■ Collected data entries
=== Section Start ===

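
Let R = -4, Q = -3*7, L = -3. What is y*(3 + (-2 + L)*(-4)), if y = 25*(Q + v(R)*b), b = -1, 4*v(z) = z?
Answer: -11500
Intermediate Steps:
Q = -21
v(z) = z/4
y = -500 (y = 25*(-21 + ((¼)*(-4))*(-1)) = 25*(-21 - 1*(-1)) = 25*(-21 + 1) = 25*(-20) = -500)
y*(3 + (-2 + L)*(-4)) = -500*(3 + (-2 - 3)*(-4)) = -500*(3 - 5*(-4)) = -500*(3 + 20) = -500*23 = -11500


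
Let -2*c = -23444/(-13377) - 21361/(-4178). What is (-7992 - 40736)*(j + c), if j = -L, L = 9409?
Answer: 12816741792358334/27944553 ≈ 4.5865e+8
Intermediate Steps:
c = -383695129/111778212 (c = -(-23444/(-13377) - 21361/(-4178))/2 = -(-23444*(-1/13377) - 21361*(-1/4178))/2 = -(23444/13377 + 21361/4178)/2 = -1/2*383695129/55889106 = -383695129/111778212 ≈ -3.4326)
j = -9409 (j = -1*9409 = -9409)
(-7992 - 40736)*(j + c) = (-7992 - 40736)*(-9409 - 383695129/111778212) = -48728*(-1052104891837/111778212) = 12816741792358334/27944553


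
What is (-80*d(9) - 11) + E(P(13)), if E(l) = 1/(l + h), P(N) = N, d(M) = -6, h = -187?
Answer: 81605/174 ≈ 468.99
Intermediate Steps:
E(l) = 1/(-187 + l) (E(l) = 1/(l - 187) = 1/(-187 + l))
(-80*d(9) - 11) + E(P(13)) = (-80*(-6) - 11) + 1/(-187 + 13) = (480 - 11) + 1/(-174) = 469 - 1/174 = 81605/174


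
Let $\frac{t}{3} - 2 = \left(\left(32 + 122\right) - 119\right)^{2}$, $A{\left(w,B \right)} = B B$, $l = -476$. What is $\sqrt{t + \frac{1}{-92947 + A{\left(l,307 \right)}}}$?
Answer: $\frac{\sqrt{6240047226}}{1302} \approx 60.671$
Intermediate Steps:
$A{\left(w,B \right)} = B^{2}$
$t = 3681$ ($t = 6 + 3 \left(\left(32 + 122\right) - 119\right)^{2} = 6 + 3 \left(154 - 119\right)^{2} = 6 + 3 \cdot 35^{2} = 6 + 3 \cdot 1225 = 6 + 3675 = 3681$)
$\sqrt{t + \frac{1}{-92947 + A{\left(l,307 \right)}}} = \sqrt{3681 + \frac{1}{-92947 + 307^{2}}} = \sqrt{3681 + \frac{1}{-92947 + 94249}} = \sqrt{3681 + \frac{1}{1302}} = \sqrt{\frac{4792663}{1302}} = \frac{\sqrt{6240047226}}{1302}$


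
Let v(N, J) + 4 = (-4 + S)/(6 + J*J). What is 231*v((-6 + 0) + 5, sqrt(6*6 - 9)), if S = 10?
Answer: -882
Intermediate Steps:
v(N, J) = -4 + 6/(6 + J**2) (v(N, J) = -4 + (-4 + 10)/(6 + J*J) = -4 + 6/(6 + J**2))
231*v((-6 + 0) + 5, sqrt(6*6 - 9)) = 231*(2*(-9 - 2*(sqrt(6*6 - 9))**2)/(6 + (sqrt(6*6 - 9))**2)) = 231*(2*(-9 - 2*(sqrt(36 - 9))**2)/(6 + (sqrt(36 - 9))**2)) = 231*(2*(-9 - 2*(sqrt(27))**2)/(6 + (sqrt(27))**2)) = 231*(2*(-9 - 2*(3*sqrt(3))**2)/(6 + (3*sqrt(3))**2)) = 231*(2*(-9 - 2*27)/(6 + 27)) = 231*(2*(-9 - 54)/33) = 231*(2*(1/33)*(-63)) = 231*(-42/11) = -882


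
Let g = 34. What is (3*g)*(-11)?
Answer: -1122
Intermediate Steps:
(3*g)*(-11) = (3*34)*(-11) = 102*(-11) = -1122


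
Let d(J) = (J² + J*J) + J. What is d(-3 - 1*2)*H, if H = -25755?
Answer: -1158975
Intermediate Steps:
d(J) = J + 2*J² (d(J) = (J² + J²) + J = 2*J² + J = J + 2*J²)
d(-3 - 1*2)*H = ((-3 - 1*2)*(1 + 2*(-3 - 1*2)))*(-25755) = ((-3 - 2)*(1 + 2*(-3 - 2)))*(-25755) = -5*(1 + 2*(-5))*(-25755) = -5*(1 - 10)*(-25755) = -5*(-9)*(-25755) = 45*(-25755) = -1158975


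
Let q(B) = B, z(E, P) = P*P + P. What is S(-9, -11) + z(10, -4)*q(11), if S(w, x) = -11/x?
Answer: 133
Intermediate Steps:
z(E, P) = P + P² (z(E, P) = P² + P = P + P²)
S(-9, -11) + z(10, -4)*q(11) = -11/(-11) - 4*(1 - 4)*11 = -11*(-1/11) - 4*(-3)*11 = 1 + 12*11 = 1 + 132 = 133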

=== Section End ===

■ EXERCISE DESCRIPTION
Repeat the data above exactly.

■ PROBLEM SOLUTION
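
Let R = -4, Q = -3*7, L = -3. What is y*(3 + (-2 + L)*(-4)), if y = 25*(Q + v(R)*b), b = -1, 4*v(z) = z?
Answer: -11500
Intermediate Steps:
Q = -21
v(z) = z/4
y = -500 (y = 25*(-21 + ((¼)*(-4))*(-1)) = 25*(-21 - 1*(-1)) = 25*(-21 + 1) = 25*(-20) = -500)
y*(3 + (-2 + L)*(-4)) = -500*(3 + (-2 - 3)*(-4)) = -500*(3 - 5*(-4)) = -500*(3 + 20) = -500*23 = -11500


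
Let -2*c = -23444/(-13377) - 21361/(-4178). What is (-7992 - 40736)*(j + c), if j = -L, L = 9409?
Answer: 12816741792358334/27944553 ≈ 4.5865e+8
Intermediate Steps:
c = -383695129/111778212 (c = -(-23444/(-13377) - 21361/(-4178))/2 = -(-23444*(-1/13377) - 21361*(-1/4178))/2 = -(23444/13377 + 21361/4178)/2 = -1/2*383695129/55889106 = -383695129/111778212 ≈ -3.4326)
j = -9409 (j = -1*9409 = -9409)
(-7992 - 40736)*(j + c) = (-7992 - 40736)*(-9409 - 383695129/111778212) = -48728*(-1052104891837/111778212) = 12816741792358334/27944553


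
What is (-80*d(9) - 11) + E(P(13)), if E(l) = 1/(l + h), P(N) = N, d(M) = -6, h = -187?
Answer: 81605/174 ≈ 468.99
Intermediate Steps:
E(l) = 1/(-187 + l) (E(l) = 1/(l - 187) = 1/(-187 + l))
(-80*d(9) - 11) + E(P(13)) = (-80*(-6) - 11) + 1/(-187 + 13) = (480 - 11) + 1/(-174) = 469 - 1/174 = 81605/174


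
Let $\frac{t}{3} - 2 = \left(\left(32 + 122\right) - 119\right)^{2}$, $A{\left(w,B \right)} = B B$, $l = -476$. What is $\sqrt{t + \frac{1}{-92947 + A{\left(l,307 \right)}}}$?
Answer: $\frac{\sqrt{6240047226}}{1302} \approx 60.671$
Intermediate Steps:
$A{\left(w,B \right)} = B^{2}$
$t = 3681$ ($t = 6 + 3 \left(\left(32 + 122\right) - 119\right)^{2} = 6 + 3 \left(154 - 119\right)^{2} = 6 + 3 \cdot 35^{2} = 6 + 3 \cdot 1225 = 6 + 3675 = 3681$)
$\sqrt{t + \frac{1}{-92947 + A{\left(l,307 \right)}}} = \sqrt{3681 + \frac{1}{-92947 + 307^{2}}} = \sqrt{3681 + \frac{1}{-92947 + 94249}} = \sqrt{3681 + \frac{1}{1302}} = \sqrt{\frac{4792663}{1302}} = \frac{\sqrt{6240047226}}{1302}$


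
Let v(N, J) + 4 = (-4 + S)/(6 + J*J). What is 231*v((-6 + 0) + 5, sqrt(6*6 - 9)), if S = 10?
Answer: -882
Intermediate Steps:
v(N, J) = -4 + 6/(6 + J**2) (v(N, J) = -4 + (-4 + 10)/(6 + J*J) = -4 + 6/(6 + J**2))
231*v((-6 + 0) + 5, sqrt(6*6 - 9)) = 231*(2*(-9 - 2*(sqrt(6*6 - 9))**2)/(6 + (sqrt(6*6 - 9))**2)) = 231*(2*(-9 - 2*(sqrt(36 - 9))**2)/(6 + (sqrt(36 - 9))**2)) = 231*(2*(-9 - 2*(sqrt(27))**2)/(6 + (sqrt(27))**2)) = 231*(2*(-9 - 2*(3*sqrt(3))**2)/(6 + (3*sqrt(3))**2)) = 231*(2*(-9 - 2*27)/(6 + 27)) = 231*(2*(-9 - 54)/33) = 231*(2*(1/33)*(-63)) = 231*(-42/11) = -882


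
Let g = 34. What is (3*g)*(-11)?
Answer: -1122
Intermediate Steps:
(3*g)*(-11) = (3*34)*(-11) = 102*(-11) = -1122


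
Let d(J) = (J² + J*J) + J. What is d(-3 - 1*2)*H, if H = -25755?
Answer: -1158975
Intermediate Steps:
d(J) = J + 2*J² (d(J) = (J² + J²) + J = 2*J² + J = J + 2*J²)
d(-3 - 1*2)*H = ((-3 - 1*2)*(1 + 2*(-3 - 1*2)))*(-25755) = ((-3 - 2)*(1 + 2*(-3 - 2)))*(-25755) = -5*(1 + 2*(-5))*(-25755) = -5*(1 - 10)*(-25755) = -5*(-9)*(-25755) = 45*(-25755) = -1158975


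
Let q(B) = B, z(E, P) = P*P + P. What is S(-9, -11) + z(10, -4)*q(11), if S(w, x) = -11/x?
Answer: 133
Intermediate Steps:
z(E, P) = P + P² (z(E, P) = P² + P = P + P²)
S(-9, -11) + z(10, -4)*q(11) = -11/(-11) - 4*(1 - 4)*11 = -11*(-1/11) - 4*(-3)*11 = 1 + 12*11 = 1 + 132 = 133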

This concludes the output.